## Directions for this task
Quote the whole listing verbatim.
Segment Open
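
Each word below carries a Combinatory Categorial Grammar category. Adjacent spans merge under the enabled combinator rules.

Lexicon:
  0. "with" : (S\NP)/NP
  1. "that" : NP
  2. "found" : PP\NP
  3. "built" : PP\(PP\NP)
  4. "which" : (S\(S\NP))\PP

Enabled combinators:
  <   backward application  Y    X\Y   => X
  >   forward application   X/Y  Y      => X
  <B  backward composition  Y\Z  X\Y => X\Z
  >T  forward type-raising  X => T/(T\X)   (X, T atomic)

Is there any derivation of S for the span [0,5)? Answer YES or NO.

YES

[0,5] S   <
  [0,2] S\NP   >
    [0,1] "with" : (S\NP)/NP
    [1,2] "that" : NP
  [2,5] S\(S\NP)   <
    [2,4] PP   <
      [2,3] "found" : PP\NP
      [3,4] "built" : PP\(PP\NP)
    [4,5] "which" : (S\(S\NP))\PP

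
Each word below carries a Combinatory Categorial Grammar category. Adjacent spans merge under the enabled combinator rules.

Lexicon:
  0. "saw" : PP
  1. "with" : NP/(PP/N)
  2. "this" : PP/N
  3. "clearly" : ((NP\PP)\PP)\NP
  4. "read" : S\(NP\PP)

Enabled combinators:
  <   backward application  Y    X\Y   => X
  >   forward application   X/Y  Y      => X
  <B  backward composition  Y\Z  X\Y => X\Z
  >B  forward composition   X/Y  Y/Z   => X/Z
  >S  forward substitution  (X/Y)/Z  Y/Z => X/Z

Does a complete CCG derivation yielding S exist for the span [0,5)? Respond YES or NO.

[0,5] S   <
  [0,1] "saw" : PP
  [1,5] S\PP   <B
    [1,4] (NP\PP)\PP   <
      [1,3] NP   >
        [1,2] "with" : NP/(PP/N)
        [2,3] "this" : PP/N
      [3,4] "clearly" : ((NP\PP)\PP)\NP
    [4,5] "read" : S\(NP\PP)

YES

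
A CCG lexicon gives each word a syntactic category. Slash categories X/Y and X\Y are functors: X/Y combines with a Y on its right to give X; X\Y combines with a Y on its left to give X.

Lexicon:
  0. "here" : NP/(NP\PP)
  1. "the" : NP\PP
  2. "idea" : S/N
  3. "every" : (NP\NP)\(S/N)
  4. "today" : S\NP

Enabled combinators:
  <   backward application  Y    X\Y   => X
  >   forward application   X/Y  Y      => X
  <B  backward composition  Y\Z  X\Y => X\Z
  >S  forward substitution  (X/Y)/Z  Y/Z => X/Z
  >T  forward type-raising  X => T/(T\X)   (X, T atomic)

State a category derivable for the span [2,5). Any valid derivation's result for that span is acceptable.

S\NP

[0,5] S   <
  [0,2] NP   >
    [0,1] "here" : NP/(NP\PP)
    [1,2] "the" : NP\PP
  [2,5] S\NP   <B
    [2,4] NP\NP   <
      [2,3] "idea" : S/N
      [3,4] "every" : (NP\NP)\(S/N)
    [4,5] "today" : S\NP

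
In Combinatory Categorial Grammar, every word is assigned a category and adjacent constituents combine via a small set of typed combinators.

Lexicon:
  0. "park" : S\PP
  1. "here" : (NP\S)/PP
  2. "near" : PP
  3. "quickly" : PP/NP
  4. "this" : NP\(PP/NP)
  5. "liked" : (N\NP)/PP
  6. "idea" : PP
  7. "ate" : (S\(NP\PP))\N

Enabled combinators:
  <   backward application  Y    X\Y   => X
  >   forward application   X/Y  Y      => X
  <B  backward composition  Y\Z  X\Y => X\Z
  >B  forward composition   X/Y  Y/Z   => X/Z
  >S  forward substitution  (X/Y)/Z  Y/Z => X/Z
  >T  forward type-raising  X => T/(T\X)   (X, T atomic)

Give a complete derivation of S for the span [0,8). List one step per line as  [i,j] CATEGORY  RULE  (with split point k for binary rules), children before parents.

[0,1] S\PP  lex  "park"
[1,2] (NP\S)/PP  lex  "here"
[2,3] PP  lex  "near"
[1,3] NP\S  >  k=2
[0,3] NP\PP  <B  k=1
[3,4] PP/NP  lex  "quickly"
[4,5] NP\(PP/NP)  lex  "this"
[3,5] NP  <  k=4
[5,6] (N\NP)/PP  lex  "liked"
[6,7] PP  lex  "idea"
[5,7] N\NP  >  k=6
[3,7] N  <  k=5
[7,8] (S\(NP\PP))\N  lex  "ate"
[3,8] S\(NP\PP)  <  k=7
[0,8] S  <  k=3

[0,8] S   <
  [0,3] NP\PP   <B
    [0,1] "park" : S\PP
    [1,3] NP\S   >
      [1,2] "here" : (NP\S)/PP
      [2,3] "near" : PP
  [3,8] S\(NP\PP)   <
    [3,7] N   <
      [3,5] NP   <
        [3,4] "quickly" : PP/NP
        [4,5] "this" : NP\(PP/NP)
      [5,7] N\NP   >
        [5,6] "liked" : (N\NP)/PP
        [6,7] "idea" : PP
    [7,8] "ate" : (S\(NP\PP))\N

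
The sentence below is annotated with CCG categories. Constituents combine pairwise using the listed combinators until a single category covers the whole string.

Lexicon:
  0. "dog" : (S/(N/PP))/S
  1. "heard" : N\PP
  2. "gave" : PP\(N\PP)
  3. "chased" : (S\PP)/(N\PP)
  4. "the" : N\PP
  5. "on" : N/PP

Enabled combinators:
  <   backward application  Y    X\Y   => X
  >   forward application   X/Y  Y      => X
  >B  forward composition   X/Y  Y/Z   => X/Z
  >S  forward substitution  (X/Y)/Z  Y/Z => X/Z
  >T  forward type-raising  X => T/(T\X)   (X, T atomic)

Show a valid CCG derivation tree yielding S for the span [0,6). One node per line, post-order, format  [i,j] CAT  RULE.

[0,1] (S/(N/PP))/S  lex  "dog"
[1,2] N\PP  lex  "heard"
[2,3] PP\(N\PP)  lex  "gave"
[1,3] PP  <  k=2
[3,4] (S\PP)/(N\PP)  lex  "chased"
[4,5] N\PP  lex  "the"
[3,5] S\PP  >  k=4
[1,5] S  <  k=3
[0,5] S/(N/PP)  >  k=1
[5,6] N/PP  lex  "on"
[0,6] S  >  k=5

[0,6] S   >
  [0,5] S/(N/PP)   >
    [0,1] "dog" : (S/(N/PP))/S
    [1,5] S   <
      [1,3] PP   <
        [1,2] "heard" : N\PP
        [2,3] "gave" : PP\(N\PP)
      [3,5] S\PP   >
        [3,4] "chased" : (S\PP)/(N\PP)
        [4,5] "the" : N\PP
  [5,6] "on" : N/PP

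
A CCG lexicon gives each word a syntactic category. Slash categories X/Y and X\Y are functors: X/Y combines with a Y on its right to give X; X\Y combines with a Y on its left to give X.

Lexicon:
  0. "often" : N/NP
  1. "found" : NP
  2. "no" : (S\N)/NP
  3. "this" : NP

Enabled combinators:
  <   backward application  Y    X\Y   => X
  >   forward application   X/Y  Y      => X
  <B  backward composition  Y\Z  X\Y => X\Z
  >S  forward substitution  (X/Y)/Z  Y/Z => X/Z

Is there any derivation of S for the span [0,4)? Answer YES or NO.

YES

[0,4] S   <
  [0,2] N   >
    [0,1] "often" : N/NP
    [1,2] "found" : NP
  [2,4] S\N   >
    [2,3] "no" : (S\N)/NP
    [3,4] "this" : NP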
Segment Closed
## Response for this exercise
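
Each word below carries a Combinatory Categorial Grammar category. Adjacent spans merge under the enabled combinator rules.

Lexicon:
  0. "with" : (S\NP)/NP
  1. "that" : NP
  2. "found" : PP\NP
  3. "built" : PP\(PP\NP)
  4. "which" : (S\(S\NP))\PP

Enabled combinators:
  <   backward application  Y    X\Y   => X
  >   forward application   X/Y  Y      => X
  <B  backward composition  Y\Z  X\Y => X\Z
  >T  forward type-raising  X => T/(T\X)   (X, T atomic)

Is there any derivation of S for the span [0,5)? Answer YES or NO.

YES

[0,5] S   <
  [0,2] S\NP   >
    [0,1] "with" : (S\NP)/NP
    [1,2] "that" : NP
  [2,5] S\(S\NP)   <
    [2,4] PP   <
      [2,3] "found" : PP\NP
      [3,4] "built" : PP\(PP\NP)
    [4,5] "which" : (S\(S\NP))\PP

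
Each word below carries a Combinatory Categorial Grammar category. Adjacent spans merge under the enabled combinator rules.

Lexicon:
  0. "saw" : PP
  1. "with" : NP/(PP/N)
  2. "this" : PP/N
  3. "clearly" : ((NP\PP)\PP)\NP
  4. "read" : S\(NP\PP)

Enabled combinators:
  <   backward application  Y    X\Y   => X
  >   forward application   X/Y  Y      => X
  <B  backward composition  Y\Z  X\Y => X\Z
  >B  forward composition   X/Y  Y/Z   => X/Z
  >S  forward substitution  (X/Y)/Z  Y/Z => X/Z

Does a complete CCG derivation yielding S exist for the span [0,5)? Respond YES or NO.

[0,5] S   <
  [0,1] "saw" : PP
  [1,5] S\PP   <B
    [1,4] (NP\PP)\PP   <
      [1,3] NP   >
        [1,2] "with" : NP/(PP/N)
        [2,3] "this" : PP/N
      [3,4] "clearly" : ((NP\PP)\PP)\NP
    [4,5] "read" : S\(NP\PP)

YES

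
A CCG lexicon gives each word a syntactic category. Slash categories X/Y and X\Y are functors: X/Y combines with a Y on its right to give X; X\Y combines with a Y on its left to give X.

Lexicon:
  0. "here" : NP/(NP\PP)
  1. "the" : NP\PP
  2. "idea" : S/N
  3. "every" : (NP\NP)\(S/N)
  4. "today" : S\NP

Enabled combinators:
  <   backward application  Y    X\Y   => X
  >   forward application   X/Y  Y      => X
  <B  backward composition  Y\Z  X\Y => X\Z
  >S  forward substitution  (X/Y)/Z  Y/Z => X/Z
  >T  forward type-raising  X => T/(T\X)   (X, T atomic)

State a category derivable for the span [2,5). Any valid derivation's result for that span is acceptable.

S\NP

[0,5] S   <
  [0,2] NP   >
    [0,1] "here" : NP/(NP\PP)
    [1,2] "the" : NP\PP
  [2,5] S\NP   <B
    [2,4] NP\NP   <
      [2,3] "idea" : S/N
      [3,4] "every" : (NP\NP)\(S/N)
    [4,5] "today" : S\NP

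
In Combinatory Categorial Grammar, every word is assigned a category and adjacent constituents combine via a small set of typed combinators.

Lexicon:
  0. "park" : S\PP
  1. "here" : (NP\S)/PP
  2. "near" : PP
  3. "quickly" : PP/NP
  4. "this" : NP\(PP/NP)
  5. "liked" : (N\NP)/PP
  6. "idea" : PP
  7. "ate" : (S\(NP\PP))\N

Enabled combinators:
  <   backward application  Y    X\Y   => X
  >   forward application   X/Y  Y      => X
  <B  backward composition  Y\Z  X\Y => X\Z
  >B  forward composition   X/Y  Y/Z   => X/Z
  >S  forward substitution  (X/Y)/Z  Y/Z => X/Z
  >T  forward type-raising  X => T/(T\X)   (X, T atomic)

Give a complete derivation of S for the span [0,8). List one step per line as  [i,j] CATEGORY  RULE  (with split point k for binary rules), children before parents.

[0,1] S\PP  lex  "park"
[1,2] (NP\S)/PP  lex  "here"
[2,3] PP  lex  "near"
[1,3] NP\S  >  k=2
[0,3] NP\PP  <B  k=1
[3,4] PP/NP  lex  "quickly"
[4,5] NP\(PP/NP)  lex  "this"
[3,5] NP  <  k=4
[5,6] (N\NP)/PP  lex  "liked"
[6,7] PP  lex  "idea"
[5,7] N\NP  >  k=6
[3,7] N  <  k=5
[7,8] (S\(NP\PP))\N  lex  "ate"
[3,8] S\(NP\PP)  <  k=7
[0,8] S  <  k=3

[0,8] S   <
  [0,3] NP\PP   <B
    [0,1] "park" : S\PP
    [1,3] NP\S   >
      [1,2] "here" : (NP\S)/PP
      [2,3] "near" : PP
  [3,8] S\(NP\PP)   <
    [3,7] N   <
      [3,5] NP   <
        [3,4] "quickly" : PP/NP
        [4,5] "this" : NP\(PP/NP)
      [5,7] N\NP   >
        [5,6] "liked" : (N\NP)/PP
        [6,7] "idea" : PP
    [7,8] "ate" : (S\(NP\PP))\N

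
The sentence below is annotated with CCG categories. Constituents combine pairwise using the listed combinators until a single category covers the whole string.

Lexicon:
  0. "dog" : (S/(N/PP))/S
  1. "heard" : N\PP
  2. "gave" : PP\(N\PP)
  3. "chased" : (S\PP)/(N\PP)
  4. "the" : N\PP
  5. "on" : N/PP

Enabled combinators:
  <   backward application  Y    X\Y   => X
  >   forward application   X/Y  Y      => X
  >B  forward composition   X/Y  Y/Z   => X/Z
  >S  forward substitution  (X/Y)/Z  Y/Z => X/Z
  >T  forward type-raising  X => T/(T\X)   (X, T atomic)

Show a valid CCG derivation tree yielding S for the span [0,6). One node per line, post-order, format  [i,j] CAT  RULE.

[0,1] (S/(N/PP))/S  lex  "dog"
[1,2] N\PP  lex  "heard"
[2,3] PP\(N\PP)  lex  "gave"
[1,3] PP  <  k=2
[3,4] (S\PP)/(N\PP)  lex  "chased"
[4,5] N\PP  lex  "the"
[3,5] S\PP  >  k=4
[1,5] S  <  k=3
[0,5] S/(N/PP)  >  k=1
[5,6] N/PP  lex  "on"
[0,6] S  >  k=5

[0,6] S   >
  [0,5] S/(N/PP)   >
    [0,1] "dog" : (S/(N/PP))/S
    [1,5] S   <
      [1,3] PP   <
        [1,2] "heard" : N\PP
        [2,3] "gave" : PP\(N\PP)
      [3,5] S\PP   >
        [3,4] "chased" : (S\PP)/(N\PP)
        [4,5] "the" : N\PP
  [5,6] "on" : N/PP

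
A CCG lexicon gives each word a syntactic category. Slash categories X/Y and X\Y are functors: X/Y combines with a Y on its right to give X; X\Y combines with a Y on its left to give X.

Lexicon:
  0. "often" : N/NP
  1. "found" : NP
  2. "no" : (S\N)/NP
  3. "this" : NP

Enabled combinators:
  <   backward application  Y    X\Y   => X
  >   forward application   X/Y  Y      => X
  <B  backward composition  Y\Z  X\Y => X\Z
  >S  forward substitution  (X/Y)/Z  Y/Z => X/Z

Is there any derivation of S for the span [0,4)? Answer YES or NO.

YES

[0,4] S   <
  [0,2] N   >
    [0,1] "often" : N/NP
    [1,2] "found" : NP
  [2,4] S\N   >
    [2,3] "no" : (S\N)/NP
    [3,4] "this" : NP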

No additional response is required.